→ **Stored items**:
__________________________________________________

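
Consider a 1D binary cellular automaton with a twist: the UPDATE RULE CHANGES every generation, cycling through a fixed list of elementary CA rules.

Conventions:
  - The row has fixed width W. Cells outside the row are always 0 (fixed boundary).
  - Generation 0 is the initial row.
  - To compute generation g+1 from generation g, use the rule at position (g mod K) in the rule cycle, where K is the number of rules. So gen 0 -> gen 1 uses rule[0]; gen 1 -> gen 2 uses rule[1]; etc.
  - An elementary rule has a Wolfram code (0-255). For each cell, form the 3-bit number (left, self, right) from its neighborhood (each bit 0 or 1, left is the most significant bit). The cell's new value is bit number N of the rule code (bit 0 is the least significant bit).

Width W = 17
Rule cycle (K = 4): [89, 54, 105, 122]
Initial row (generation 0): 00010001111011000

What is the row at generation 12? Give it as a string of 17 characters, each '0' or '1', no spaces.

Gen 0: 00010001111011000
Gen 1 (rule 89): 11001101001011111
Gen 2 (rule 54): 00110011111100000
Gen 3 (rule 105): 10110010000101111
Gen 4 (rule 122): 01111101001011001
Gen 5 (rule 89): 01000100100011100
Gen 6 (rule 54): 11101111110100010
Gen 7 (rule 105): 10111000011001000
Gen 8 (rule 122): 01101100111110100
Gen 9 (rule 89): 01101110100010011
Gen 10 (rule 54): 10010001110111100
Gen 11 (rule 105): 00000101011100101
Gen 12 (rule 122): 00001010110111010

Answer: 00001010110111010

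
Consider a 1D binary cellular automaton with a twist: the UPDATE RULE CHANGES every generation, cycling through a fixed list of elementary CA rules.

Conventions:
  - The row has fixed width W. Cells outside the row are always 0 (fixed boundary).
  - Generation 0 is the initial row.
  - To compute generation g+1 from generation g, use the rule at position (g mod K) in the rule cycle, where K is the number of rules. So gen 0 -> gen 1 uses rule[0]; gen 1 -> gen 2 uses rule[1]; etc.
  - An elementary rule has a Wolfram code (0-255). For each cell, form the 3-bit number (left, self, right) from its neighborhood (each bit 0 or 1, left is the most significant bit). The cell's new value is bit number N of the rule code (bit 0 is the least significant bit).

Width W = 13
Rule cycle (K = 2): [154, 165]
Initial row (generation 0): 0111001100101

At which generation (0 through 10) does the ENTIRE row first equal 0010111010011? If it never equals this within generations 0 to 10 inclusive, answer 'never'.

Answer: 8

Derivation:
Gen 0: 0111001100101
Gen 1 (rule 154): 1110111011000
Gen 2 (rule 165): 0101010100011
Gen 3 (rule 154): 1000000010110
Gen 4 (rule 165): 1011111011000
Gen 5 (rule 154): 0011110010100
Gen 6 (rule 165): 1001100011101
Gen 7 (rule 154): 0111010111000
Gen 8 (rule 165): 0010111010011
Gen 9 (rule 154): 0100110001110
Gen 10 (rule 165): 0100000100100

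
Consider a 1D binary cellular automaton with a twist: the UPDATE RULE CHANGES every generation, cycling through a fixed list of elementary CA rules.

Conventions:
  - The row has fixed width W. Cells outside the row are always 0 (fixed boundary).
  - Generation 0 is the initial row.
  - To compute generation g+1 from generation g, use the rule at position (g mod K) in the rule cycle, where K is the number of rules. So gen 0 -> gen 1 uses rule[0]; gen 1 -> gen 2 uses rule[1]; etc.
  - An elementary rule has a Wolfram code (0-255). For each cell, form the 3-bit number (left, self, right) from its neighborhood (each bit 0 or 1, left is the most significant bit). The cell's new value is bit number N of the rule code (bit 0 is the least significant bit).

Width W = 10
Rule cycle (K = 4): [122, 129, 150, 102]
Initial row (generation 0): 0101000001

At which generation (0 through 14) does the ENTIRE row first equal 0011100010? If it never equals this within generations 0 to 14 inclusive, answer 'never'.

Gen 0: 0101000001
Gen 1 (rule 122): 1010100010
Gen 2 (rule 129): 0000001000
Gen 3 (rule 150): 0000011100
Gen 4 (rule 102): 0000100100
Gen 5 (rule 122): 0001011010
Gen 6 (rule 129): 1100000000
Gen 7 (rule 150): 0010000000
Gen 8 (rule 102): 0110000000
Gen 9 (rule 122): 1111000000
Gen 10 (rule 129): 0110011111
Gen 11 (rule 150): 1001101110
Gen 12 (rule 102): 1010110010
Gen 13 (rule 122): 0101111101
Gen 14 (rule 129): 0000111000

Answer: never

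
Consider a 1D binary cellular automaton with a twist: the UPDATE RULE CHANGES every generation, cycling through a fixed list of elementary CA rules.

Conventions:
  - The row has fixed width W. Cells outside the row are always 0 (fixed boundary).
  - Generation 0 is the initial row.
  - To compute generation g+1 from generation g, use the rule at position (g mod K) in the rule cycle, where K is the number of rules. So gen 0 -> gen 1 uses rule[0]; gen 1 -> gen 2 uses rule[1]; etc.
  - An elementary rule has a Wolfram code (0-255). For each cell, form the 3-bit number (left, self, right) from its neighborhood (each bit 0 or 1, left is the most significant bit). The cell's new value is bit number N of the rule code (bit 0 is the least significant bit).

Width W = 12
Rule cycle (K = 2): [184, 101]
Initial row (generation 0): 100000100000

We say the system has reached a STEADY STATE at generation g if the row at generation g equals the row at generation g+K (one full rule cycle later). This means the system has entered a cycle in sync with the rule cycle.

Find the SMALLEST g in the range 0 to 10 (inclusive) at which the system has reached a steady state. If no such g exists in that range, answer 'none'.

Answer: none

Derivation:
Gen 0: 100000100000
Gen 1 (rule 184): 010000010000
Gen 2 (rule 101): 010111010111
Gen 3 (rule 184): 001110101110
Gen 4 (rule 101): 100011110010
Gen 5 (rule 184): 010011101001
Gen 6 (rule 101): 010000111001
Gen 7 (rule 184): 001000110100
Gen 8 (rule 101): 101010011101
Gen 9 (rule 184): 010101011010
Gen 10 (rule 101): 011111101110
Gen 11 (rule 184): 011111011101
Gen 12 (rule 101): 000001100111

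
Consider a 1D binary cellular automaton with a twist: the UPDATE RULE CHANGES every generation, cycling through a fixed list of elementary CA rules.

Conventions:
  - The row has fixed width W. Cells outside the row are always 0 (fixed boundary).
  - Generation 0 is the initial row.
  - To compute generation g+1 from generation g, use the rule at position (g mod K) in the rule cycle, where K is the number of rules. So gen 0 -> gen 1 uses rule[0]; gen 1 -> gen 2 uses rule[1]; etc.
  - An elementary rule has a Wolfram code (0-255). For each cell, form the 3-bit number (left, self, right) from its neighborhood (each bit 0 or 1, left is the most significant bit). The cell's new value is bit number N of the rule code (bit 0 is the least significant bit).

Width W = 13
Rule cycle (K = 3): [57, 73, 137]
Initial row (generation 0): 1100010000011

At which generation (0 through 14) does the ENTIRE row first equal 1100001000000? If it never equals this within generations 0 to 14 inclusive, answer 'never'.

Answer: never

Derivation:
Gen 0: 1100010000011
Gen 1 (rule 57): 1011001111010
Gen 2 (rule 73): 0011001001000
Gen 3 (rule 137): 1010000000011
Gen 4 (rule 57): 0101111111010
Gen 5 (rule 73): 0001000001000
Gen 6 (rule 137): 1100011100011
Gen 7 (rule 57): 1011010011010
Gen 8 (rule 73): 0011000011000
Gen 9 (rule 137): 1010011010011
Gen 10 (rule 57): 0101010101010
Gen 11 (rule 73): 0000000000000
Gen 12 (rule 137): 1111111111111
Gen 13 (rule 57): 1000000000000
Gen 14 (rule 73): 0011111111111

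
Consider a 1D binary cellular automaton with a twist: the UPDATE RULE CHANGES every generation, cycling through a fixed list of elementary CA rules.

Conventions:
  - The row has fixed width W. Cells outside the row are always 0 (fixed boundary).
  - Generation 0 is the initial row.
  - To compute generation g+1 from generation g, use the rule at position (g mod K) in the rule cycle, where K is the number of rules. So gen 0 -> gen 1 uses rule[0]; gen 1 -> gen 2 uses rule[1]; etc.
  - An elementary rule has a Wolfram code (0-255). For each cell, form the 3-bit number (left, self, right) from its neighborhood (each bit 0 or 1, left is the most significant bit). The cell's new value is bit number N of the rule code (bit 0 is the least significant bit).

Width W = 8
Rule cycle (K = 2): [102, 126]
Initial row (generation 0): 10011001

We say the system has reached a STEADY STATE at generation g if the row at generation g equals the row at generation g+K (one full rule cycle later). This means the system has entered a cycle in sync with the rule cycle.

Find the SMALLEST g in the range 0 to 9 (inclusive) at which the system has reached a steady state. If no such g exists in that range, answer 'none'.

Answer: none

Derivation:
Gen 0: 10011001
Gen 1 (rule 102): 10101011
Gen 2 (rule 126): 11111111
Gen 3 (rule 102): 00000001
Gen 4 (rule 126): 00000011
Gen 5 (rule 102): 00000101
Gen 6 (rule 126): 00001111
Gen 7 (rule 102): 00010001
Gen 8 (rule 126): 00111011
Gen 9 (rule 102): 01001101
Gen 10 (rule 126): 11111111
Gen 11 (rule 102): 00000001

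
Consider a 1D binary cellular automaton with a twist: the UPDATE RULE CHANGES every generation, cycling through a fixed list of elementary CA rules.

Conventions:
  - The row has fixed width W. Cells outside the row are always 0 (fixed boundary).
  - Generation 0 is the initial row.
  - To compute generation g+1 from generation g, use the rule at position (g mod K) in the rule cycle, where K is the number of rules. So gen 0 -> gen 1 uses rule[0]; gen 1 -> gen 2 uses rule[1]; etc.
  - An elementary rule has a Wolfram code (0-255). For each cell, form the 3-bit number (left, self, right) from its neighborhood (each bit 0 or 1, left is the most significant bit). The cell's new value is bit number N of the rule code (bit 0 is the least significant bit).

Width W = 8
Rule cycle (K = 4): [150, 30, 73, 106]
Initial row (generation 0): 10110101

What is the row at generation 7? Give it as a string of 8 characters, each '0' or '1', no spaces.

Gen 0: 10110101
Gen 1 (rule 150): 10000101
Gen 2 (rule 30): 11001101
Gen 3 (rule 73): 11001100
Gen 4 (rule 106): 11011100
Gen 5 (rule 150): 00001010
Gen 6 (rule 30): 00011011
Gen 7 (rule 73): 11011011

Answer: 11011011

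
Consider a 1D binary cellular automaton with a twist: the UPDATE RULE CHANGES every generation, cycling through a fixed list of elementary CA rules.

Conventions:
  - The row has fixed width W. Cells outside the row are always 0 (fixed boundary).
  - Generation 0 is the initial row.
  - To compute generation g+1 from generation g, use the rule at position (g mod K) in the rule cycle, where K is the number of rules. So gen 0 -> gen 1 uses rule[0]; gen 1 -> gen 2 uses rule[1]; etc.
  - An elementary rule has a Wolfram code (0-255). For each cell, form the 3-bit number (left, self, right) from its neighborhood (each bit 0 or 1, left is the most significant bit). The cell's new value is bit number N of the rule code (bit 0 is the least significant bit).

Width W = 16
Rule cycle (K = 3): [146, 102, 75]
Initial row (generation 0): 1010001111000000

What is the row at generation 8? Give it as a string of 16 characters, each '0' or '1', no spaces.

Answer: 1101100100111000

Derivation:
Gen 0: 1010001111000000
Gen 1 (rule 146): 0001010110100000
Gen 2 (rule 102): 0011111011100000
Gen 3 (rule 75): 1110001010101111
Gen 4 (rule 146): 0101010000000110
Gen 5 (rule 102): 1111110000001010
Gen 6 (rule 75): 1000010111110000
Gen 7 (rule 146): 0100100011101000
Gen 8 (rule 102): 1101100100111000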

__________________________________________________

→ **What you need to do**: An exact copy of the data is needed, running from its first line through the line that holds "Initial row (generation 0): 00010001111011000", and nothing beyond that.

→ **Written reply**:
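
Consider a 1D binary cellular automaton with a twist: the UPDATE RULE CHANGES every generation, cycling through a fixed list of elementary CA rules.

Conventions:
  - The row has fixed width W. Cells outside the row are always 0 (fixed boundary).
  - Generation 0 is the initial row.
  - To compute generation g+1 from generation g, use the rule at position (g mod K) in the rule cycle, where K is the number of rules. So gen 0 -> gen 1 uses rule[0]; gen 1 -> gen 2 uses rule[1]; etc.
  - An elementary rule has a Wolfram code (0-255). For each cell, form the 3-bit number (left, self, right) from its neighborhood (each bit 0 or 1, left is the most significant bit). The cell's new value is bit number N of the rule code (bit 0 is the least significant bit).

Width W = 17
Rule cycle (K = 4): [89, 54, 105, 122]
Initial row (generation 0): 00010001111011000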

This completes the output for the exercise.